### [TASK]
The reply has to be a number alone, equal to how many lines in the entries below hold the string "Calculate".
::: DATASET ENTRIES :::
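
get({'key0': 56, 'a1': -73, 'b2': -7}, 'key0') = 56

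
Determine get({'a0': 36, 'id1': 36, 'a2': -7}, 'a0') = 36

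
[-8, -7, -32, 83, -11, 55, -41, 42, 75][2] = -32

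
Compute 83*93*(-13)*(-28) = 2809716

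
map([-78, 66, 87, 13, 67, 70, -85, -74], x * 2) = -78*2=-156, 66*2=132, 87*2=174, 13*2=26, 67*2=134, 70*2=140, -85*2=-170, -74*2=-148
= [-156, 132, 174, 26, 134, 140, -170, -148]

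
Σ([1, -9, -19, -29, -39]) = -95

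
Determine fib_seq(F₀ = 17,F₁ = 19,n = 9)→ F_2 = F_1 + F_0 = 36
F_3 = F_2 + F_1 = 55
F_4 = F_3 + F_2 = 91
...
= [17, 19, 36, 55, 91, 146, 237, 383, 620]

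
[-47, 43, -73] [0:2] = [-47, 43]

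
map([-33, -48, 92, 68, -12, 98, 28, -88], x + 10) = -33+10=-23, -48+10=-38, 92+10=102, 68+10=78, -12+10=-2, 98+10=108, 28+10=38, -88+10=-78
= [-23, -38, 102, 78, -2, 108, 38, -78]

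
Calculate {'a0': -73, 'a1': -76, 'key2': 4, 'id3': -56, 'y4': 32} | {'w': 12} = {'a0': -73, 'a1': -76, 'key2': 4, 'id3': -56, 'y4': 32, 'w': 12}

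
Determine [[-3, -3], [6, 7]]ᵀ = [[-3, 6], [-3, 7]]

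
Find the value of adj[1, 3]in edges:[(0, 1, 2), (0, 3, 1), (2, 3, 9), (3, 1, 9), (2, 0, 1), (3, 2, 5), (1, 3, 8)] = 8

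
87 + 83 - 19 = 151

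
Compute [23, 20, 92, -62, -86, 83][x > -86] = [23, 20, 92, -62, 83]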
:::
::: DATASET ENTRIES :::
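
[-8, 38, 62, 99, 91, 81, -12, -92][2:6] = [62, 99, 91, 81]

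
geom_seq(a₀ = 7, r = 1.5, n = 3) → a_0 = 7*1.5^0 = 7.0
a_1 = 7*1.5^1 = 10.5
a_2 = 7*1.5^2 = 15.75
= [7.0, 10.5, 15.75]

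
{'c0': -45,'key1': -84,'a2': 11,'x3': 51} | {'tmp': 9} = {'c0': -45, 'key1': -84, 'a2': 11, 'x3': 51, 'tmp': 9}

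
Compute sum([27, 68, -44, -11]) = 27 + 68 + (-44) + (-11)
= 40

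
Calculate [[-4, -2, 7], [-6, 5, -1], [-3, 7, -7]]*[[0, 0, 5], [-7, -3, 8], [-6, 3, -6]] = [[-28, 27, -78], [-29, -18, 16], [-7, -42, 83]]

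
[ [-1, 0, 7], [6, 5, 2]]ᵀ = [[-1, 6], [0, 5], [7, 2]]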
:::
### [EXERCISE ANSWER]
2